You are to retype exactly the line with "4: Se1 ⇀ J1" and every line after it in the entries below.
--- START ---
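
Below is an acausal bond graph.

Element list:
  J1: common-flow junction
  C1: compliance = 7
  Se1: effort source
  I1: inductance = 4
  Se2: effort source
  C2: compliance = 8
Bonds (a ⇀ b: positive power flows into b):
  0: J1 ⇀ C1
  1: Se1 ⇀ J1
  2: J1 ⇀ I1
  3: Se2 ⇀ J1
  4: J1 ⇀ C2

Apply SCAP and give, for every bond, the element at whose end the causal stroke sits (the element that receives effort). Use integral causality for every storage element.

bond 1 →J1  (source Se1 imposes e)
bond 3 →J1  (Se2: effort source, stroke at far end)
bond 0 →J1  (prefer integral on C1)
bond 2 →I1  (I1 integral (f out))
bond 4 →J1  (1-jn J1 has f-setter on 2)

#0 stroke→J1
#1 stroke→J1
#2 stroke→I1
#3 stroke→J1
#4 stroke→J1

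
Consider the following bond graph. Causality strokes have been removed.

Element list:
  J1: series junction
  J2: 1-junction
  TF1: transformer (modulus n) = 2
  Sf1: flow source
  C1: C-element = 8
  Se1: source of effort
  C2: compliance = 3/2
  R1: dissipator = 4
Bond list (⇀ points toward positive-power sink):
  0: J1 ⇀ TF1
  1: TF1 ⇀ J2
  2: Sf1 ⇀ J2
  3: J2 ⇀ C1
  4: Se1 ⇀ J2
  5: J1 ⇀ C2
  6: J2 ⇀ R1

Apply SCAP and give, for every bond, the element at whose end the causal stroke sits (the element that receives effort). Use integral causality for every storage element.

β2 stroke→Sf1  (Sf1 (Sf) sets flow on bond)
β4 stroke→J2  (Se1: effort source, stroke at far end)
β1 stroke→J2  (common-f at J2 fixed by 2)
β3 stroke→J2  (common-f at J2 fixed by 2)
β6 stroke→J2  (J2: bond 2 brought flow, rest push out)
β0 stroke→TF1  (TF1 one-in-one-out from 1)
β5 stroke→J1  (common-f at J1 fixed by 0)

β0 →TF1
β1 →J2
β2 →Sf1
β3 →J2
β4 →J2
β5 →J1
β6 →J2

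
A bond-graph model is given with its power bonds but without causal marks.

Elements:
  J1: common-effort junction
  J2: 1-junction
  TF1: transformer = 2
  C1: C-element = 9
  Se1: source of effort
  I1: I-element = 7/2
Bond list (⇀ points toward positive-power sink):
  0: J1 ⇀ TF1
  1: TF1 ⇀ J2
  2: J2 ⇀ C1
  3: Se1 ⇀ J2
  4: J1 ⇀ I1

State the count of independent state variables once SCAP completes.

#3 |J2  (source Se1 imposes e)
#2 |J2  (C1: C, integral causality)
#1 |TF1  (J2 needs exactly one f-in)
#0 |J1  (TF1: transformer flips bond 1)
#4 |I1  (0-jn J1 has e-setter on 0)

2  (C1, I1 all integral)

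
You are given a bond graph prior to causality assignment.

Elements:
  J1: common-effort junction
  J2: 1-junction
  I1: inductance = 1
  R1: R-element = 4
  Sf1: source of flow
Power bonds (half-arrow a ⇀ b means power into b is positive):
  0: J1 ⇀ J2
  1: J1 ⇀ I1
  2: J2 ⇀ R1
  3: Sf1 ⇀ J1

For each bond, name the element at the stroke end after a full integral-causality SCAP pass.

β3 |Sf1  (Sf1: flow source, stroke at near end)
β1 |I1  (I1: I, integral causality)
β0 |J1  (only one effort-in slot at J1)
β2 |J2  (J2: bond 0 brought flow, rest push out)

b0 →J1
b1 →I1
b2 →J2
b3 →Sf1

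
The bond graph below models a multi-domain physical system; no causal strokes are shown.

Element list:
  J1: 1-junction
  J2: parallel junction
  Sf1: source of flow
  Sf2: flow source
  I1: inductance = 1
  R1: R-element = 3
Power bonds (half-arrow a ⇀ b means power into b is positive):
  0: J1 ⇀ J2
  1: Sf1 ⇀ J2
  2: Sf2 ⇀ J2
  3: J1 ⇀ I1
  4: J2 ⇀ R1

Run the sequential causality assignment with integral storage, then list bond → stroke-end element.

#0 |J1
#1 |Sf1
#2 |Sf2
#3 |I1
#4 |J2

#1 stroke→Sf1  (Sf1 fixes flow; stroke at Sf1)
#2 stroke→Sf2  (Sf2 fixes flow; stroke at Sf2)
#3 stroke→I1  (I1 outputs flow p/I1)
#0 stroke→J1  (J1: bond 3 brought flow, rest push out)
#4 stroke→J2  (J2 needs exactly one e-in)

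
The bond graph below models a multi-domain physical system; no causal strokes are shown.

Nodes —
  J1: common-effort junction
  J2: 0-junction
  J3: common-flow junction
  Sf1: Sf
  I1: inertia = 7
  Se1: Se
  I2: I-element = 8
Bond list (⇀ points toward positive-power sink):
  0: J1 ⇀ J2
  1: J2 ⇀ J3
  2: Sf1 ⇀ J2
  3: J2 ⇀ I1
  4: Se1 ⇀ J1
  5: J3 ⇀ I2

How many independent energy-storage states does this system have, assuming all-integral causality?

2  (I1, I2 all integral)

bond 2 stroke→Sf1  (Sf1 fixes flow; stroke at Sf1)
bond 4 stroke→J1  (Se1 fixes effort; stroke away)
bond 0 stroke→J2  (0-jn J1 has e-setter on 4)
bond 1 stroke→J3  (0-jn J2 has e-setter on 0)
bond 3 stroke→I1  (J2: bond 0 brought effort, rest push out)
bond 5 stroke→I2  (only one flow-in slot at J3)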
--- END ---
● Output of the task
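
  4: Se1 ⇀ J1
  5: J3 ⇀ I2

How many independent energy-storage states does this system have, assuming all-integral causality?

2  (I1, I2 all integral)

bond 2 stroke→Sf1  (Sf1 fixes flow; stroke at Sf1)
bond 4 stroke→J1  (Se1 fixes effort; stroke away)
bond 0 stroke→J2  (0-jn J1 has e-setter on 4)
bond 1 stroke→J3  (0-jn J2 has e-setter on 0)
bond 3 stroke→I1  (J2: bond 0 brought effort, rest push out)
bond 5 stroke→I2  (only one flow-in slot at J3)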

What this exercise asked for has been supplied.